Segment Start: EXCERPTED DATA

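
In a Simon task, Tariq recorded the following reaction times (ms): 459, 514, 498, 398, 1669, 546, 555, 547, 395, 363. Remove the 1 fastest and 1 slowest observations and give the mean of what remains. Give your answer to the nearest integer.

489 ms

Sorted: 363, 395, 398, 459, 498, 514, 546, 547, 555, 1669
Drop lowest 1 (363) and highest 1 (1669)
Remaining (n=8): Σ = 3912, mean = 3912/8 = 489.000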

Segment End: EXCERPTED DATA

Copy out all of the records shown above exactly.

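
In a Simon task, Tariq recorded the following reaction times (ms): 459, 514, 498, 398, 1669, 546, 555, 547, 395, 363. Remove the 1 fastest and 1 slowest observations and give the mean of what remains. Give your answer to the nearest integer.

489 ms

Sorted: 363, 395, 398, 459, 498, 514, 546, 547, 555, 1669
Drop lowest 1 (363) and highest 1 (1669)
Remaining (n=8): Σ = 3912, mean = 3912/8 = 489.000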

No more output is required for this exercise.